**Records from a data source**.

-*-*-

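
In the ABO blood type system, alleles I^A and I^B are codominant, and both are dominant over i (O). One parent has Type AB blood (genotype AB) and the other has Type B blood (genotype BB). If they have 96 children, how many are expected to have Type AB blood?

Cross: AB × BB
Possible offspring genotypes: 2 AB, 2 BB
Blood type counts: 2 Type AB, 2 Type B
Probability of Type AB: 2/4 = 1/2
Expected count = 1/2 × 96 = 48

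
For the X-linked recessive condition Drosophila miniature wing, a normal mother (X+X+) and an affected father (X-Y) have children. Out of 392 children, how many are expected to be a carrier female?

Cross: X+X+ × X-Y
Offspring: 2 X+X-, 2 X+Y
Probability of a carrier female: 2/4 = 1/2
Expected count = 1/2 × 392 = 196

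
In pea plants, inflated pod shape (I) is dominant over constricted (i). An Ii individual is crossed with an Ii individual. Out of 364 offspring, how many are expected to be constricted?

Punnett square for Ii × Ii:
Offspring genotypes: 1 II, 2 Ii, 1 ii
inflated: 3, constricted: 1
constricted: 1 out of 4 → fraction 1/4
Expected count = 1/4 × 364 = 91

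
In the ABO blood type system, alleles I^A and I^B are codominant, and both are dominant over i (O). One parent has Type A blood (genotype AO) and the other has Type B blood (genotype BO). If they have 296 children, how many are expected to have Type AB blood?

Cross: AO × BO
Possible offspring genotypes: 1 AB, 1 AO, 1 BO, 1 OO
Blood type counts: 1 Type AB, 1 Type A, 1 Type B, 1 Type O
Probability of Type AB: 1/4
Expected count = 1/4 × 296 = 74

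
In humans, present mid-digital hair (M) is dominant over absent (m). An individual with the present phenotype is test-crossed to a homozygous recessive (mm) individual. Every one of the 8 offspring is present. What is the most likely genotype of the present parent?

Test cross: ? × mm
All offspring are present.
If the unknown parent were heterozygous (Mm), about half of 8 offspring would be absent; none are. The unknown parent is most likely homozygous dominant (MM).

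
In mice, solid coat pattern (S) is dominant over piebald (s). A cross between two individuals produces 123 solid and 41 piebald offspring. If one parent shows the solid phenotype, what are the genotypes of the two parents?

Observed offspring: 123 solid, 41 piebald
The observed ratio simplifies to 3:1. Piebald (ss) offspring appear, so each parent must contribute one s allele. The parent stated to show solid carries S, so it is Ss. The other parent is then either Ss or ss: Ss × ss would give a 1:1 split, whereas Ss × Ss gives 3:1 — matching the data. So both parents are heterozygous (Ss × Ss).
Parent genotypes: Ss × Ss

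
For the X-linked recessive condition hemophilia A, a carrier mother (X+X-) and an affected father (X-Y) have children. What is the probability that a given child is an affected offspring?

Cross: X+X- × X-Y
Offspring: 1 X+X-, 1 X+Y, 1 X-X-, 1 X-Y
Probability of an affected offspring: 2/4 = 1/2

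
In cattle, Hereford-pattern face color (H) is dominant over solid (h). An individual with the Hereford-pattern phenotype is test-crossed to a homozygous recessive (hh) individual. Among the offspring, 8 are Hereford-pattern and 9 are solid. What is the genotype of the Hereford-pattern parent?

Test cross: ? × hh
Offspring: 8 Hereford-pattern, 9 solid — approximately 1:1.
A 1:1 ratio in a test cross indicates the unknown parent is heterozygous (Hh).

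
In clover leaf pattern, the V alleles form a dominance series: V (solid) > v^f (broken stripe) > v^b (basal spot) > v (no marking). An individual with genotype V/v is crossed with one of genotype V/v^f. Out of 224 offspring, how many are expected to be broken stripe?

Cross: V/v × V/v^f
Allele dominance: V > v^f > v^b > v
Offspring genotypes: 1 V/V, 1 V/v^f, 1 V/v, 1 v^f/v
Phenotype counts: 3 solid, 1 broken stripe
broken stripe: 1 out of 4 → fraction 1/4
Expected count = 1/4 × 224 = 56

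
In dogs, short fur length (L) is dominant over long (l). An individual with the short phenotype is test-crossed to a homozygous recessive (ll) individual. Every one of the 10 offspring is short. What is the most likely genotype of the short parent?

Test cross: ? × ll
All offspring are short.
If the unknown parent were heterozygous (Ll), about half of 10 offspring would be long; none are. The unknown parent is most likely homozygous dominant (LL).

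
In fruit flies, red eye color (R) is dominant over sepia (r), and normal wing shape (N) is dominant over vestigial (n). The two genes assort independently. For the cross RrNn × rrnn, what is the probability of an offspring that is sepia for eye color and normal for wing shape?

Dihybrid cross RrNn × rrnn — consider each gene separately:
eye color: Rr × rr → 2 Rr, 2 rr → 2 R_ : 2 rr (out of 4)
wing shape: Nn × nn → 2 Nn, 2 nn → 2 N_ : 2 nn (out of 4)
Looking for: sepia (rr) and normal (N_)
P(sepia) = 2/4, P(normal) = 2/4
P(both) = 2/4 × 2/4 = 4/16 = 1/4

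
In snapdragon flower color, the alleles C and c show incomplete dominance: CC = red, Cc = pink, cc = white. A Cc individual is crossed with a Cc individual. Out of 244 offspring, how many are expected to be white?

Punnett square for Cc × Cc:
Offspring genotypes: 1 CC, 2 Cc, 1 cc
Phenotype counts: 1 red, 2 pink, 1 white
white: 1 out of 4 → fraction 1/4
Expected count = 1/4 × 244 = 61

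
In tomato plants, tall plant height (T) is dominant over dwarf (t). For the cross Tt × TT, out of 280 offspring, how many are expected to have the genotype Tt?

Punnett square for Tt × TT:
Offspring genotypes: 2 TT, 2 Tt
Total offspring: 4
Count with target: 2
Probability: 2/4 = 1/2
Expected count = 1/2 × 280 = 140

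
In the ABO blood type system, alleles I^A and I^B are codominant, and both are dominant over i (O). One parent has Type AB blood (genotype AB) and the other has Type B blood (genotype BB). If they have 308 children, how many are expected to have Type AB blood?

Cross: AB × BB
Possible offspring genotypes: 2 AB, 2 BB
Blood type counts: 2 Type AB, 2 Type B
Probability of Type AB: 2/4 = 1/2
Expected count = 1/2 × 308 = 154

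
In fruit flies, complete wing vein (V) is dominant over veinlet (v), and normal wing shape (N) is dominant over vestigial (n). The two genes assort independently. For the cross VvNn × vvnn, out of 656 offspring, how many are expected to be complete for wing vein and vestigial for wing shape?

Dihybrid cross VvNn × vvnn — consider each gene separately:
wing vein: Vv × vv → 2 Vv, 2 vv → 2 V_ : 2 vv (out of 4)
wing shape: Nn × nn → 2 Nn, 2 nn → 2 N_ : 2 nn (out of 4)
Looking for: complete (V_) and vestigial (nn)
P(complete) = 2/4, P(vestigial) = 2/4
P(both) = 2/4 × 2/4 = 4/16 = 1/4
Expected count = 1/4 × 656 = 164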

-*-*-

**WHAT THIS TASK INVOLVES**. Go through the entries above and reproduce each one exactly.

**RESULT**.
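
In the ABO blood type system, alleles I^A and I^B are codominant, and both are dominant over i (O). One parent has Type AB blood (genotype AB) and the other has Type B blood (genotype BB). If they have 96 children, how many are expected to have Type AB blood?

Cross: AB × BB
Possible offspring genotypes: 2 AB, 2 BB
Blood type counts: 2 Type AB, 2 Type B
Probability of Type AB: 2/4 = 1/2
Expected count = 1/2 × 96 = 48

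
For the X-linked recessive condition Drosophila miniature wing, a normal mother (X+X+) and an affected father (X-Y) have children. Out of 392 children, how many are expected to be a carrier female?

Cross: X+X+ × X-Y
Offspring: 2 X+X-, 2 X+Y
Probability of a carrier female: 2/4 = 1/2
Expected count = 1/2 × 392 = 196

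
In pea plants, inflated pod shape (I) is dominant over constricted (i). An Ii individual is crossed with an Ii individual. Out of 364 offspring, how many are expected to be constricted?

Punnett square for Ii × Ii:
Offspring genotypes: 1 II, 2 Ii, 1 ii
inflated: 3, constricted: 1
constricted: 1 out of 4 → fraction 1/4
Expected count = 1/4 × 364 = 91

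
In the ABO blood type system, alleles I^A and I^B are codominant, and both are dominant over i (O). One parent has Type A blood (genotype AO) and the other has Type B blood (genotype BO). If they have 296 children, how many are expected to have Type AB blood?

Cross: AO × BO
Possible offspring genotypes: 1 AB, 1 AO, 1 BO, 1 OO
Blood type counts: 1 Type AB, 1 Type A, 1 Type B, 1 Type O
Probability of Type AB: 1/4
Expected count = 1/4 × 296 = 74

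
In humans, present mid-digital hair (M) is dominant over absent (m). An individual with the present phenotype is test-crossed to a homozygous recessive (mm) individual. Every one of the 8 offspring is present. What is the most likely genotype of the present parent?

Test cross: ? × mm
All offspring are present.
If the unknown parent were heterozygous (Mm), about half of 8 offspring would be absent; none are. The unknown parent is most likely homozygous dominant (MM).

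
In mice, solid coat pattern (S) is dominant over piebald (s). A cross between two individuals produces 123 solid and 41 piebald offspring. If one parent shows the solid phenotype, what are the genotypes of the two parents?

Observed offspring: 123 solid, 41 piebald
The observed ratio simplifies to 3:1. Piebald (ss) offspring appear, so each parent must contribute one s allele. The parent stated to show solid carries S, so it is Ss. The other parent is then either Ss or ss: Ss × ss would give a 1:1 split, whereas Ss × Ss gives 3:1 — matching the data. So both parents are heterozygous (Ss × Ss).
Parent genotypes: Ss × Ss

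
For the X-linked recessive condition hemophilia A, a carrier mother (X+X-) and an affected father (X-Y) have children. What is the probability that a given child is an affected offspring?

Cross: X+X- × X-Y
Offspring: 1 X+X-, 1 X+Y, 1 X-X-, 1 X-Y
Probability of an affected offspring: 2/4 = 1/2

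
In cattle, Hereford-pattern face color (H) is dominant over solid (h). An individual with the Hereford-pattern phenotype is test-crossed to a homozygous recessive (hh) individual. Among the offspring, 8 are Hereford-pattern and 9 are solid. What is the genotype of the Hereford-pattern parent?

Test cross: ? × hh
Offspring: 8 Hereford-pattern, 9 solid — approximately 1:1.
A 1:1 ratio in a test cross indicates the unknown parent is heterozygous (Hh).

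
In clover leaf pattern, the V alleles form a dominance series: V (solid) > v^f (broken stripe) > v^b (basal spot) > v (no marking). An individual with genotype V/v is crossed with one of genotype V/v^f. Out of 224 offspring, how many are expected to be broken stripe?

Cross: V/v × V/v^f
Allele dominance: V > v^f > v^b > v
Offspring genotypes: 1 V/V, 1 V/v^f, 1 V/v, 1 v^f/v
Phenotype counts: 3 solid, 1 broken stripe
broken stripe: 1 out of 4 → fraction 1/4
Expected count = 1/4 × 224 = 56

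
In dogs, short fur length (L) is dominant over long (l). An individual with the short phenotype is test-crossed to a homozygous recessive (ll) individual. Every one of the 10 offspring is short. What is the most likely genotype of the short parent?

Test cross: ? × ll
All offspring are short.
If the unknown parent were heterozygous (Ll), about half of 10 offspring would be long; none are. The unknown parent is most likely homozygous dominant (LL).

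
In fruit flies, red eye color (R) is dominant over sepia (r), and normal wing shape (N) is dominant over vestigial (n). The two genes assort independently. For the cross RrNn × rrnn, what is the probability of an offspring that is sepia for eye color and normal for wing shape?

Dihybrid cross RrNn × rrnn — consider each gene separately:
eye color: Rr × rr → 2 Rr, 2 rr → 2 R_ : 2 rr (out of 4)
wing shape: Nn × nn → 2 Nn, 2 nn → 2 N_ : 2 nn (out of 4)
Looking for: sepia (rr) and normal (N_)
P(sepia) = 2/4, P(normal) = 2/4
P(both) = 2/4 × 2/4 = 4/16 = 1/4

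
In snapdragon flower color, the alleles C and c show incomplete dominance: CC = red, Cc = pink, cc = white. A Cc individual is crossed with a Cc individual. Out of 244 offspring, how many are expected to be white?

Punnett square for Cc × Cc:
Offspring genotypes: 1 CC, 2 Cc, 1 cc
Phenotype counts: 1 red, 2 pink, 1 white
white: 1 out of 4 → fraction 1/4
Expected count = 1/4 × 244 = 61

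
In tomato plants, tall plant height (T) is dominant over dwarf (t). For the cross Tt × TT, out of 280 offspring, how many are expected to have the genotype Tt?

Punnett square for Tt × TT:
Offspring genotypes: 2 TT, 2 Tt
Total offspring: 4
Count with target: 2
Probability: 2/4 = 1/2
Expected count = 1/2 × 280 = 140

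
In the ABO blood type system, alleles I^A and I^B are codominant, and both are dominant over i (O). One parent has Type AB blood (genotype AB) and the other has Type B blood (genotype BB). If they have 308 children, how many are expected to have Type AB blood?

Cross: AB × BB
Possible offspring genotypes: 2 AB, 2 BB
Blood type counts: 2 Type AB, 2 Type B
Probability of Type AB: 2/4 = 1/2
Expected count = 1/2 × 308 = 154

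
In fruit flies, complete wing vein (V) is dominant over veinlet (v), and normal wing shape (N) is dominant over vestigial (n). The two genes assort independently. For the cross VvNn × vvnn, out of 656 offspring, how many are expected to be complete for wing vein and vestigial for wing shape?

Dihybrid cross VvNn × vvnn — consider each gene separately:
wing vein: Vv × vv → 2 Vv, 2 vv → 2 V_ : 2 vv (out of 4)
wing shape: Nn × nn → 2 Nn, 2 nn → 2 N_ : 2 nn (out of 4)
Looking for: complete (V_) and vestigial (nn)
P(complete) = 2/4, P(vestigial) = 2/4
P(both) = 2/4 × 2/4 = 4/16 = 1/4
Expected count = 1/4 × 656 = 164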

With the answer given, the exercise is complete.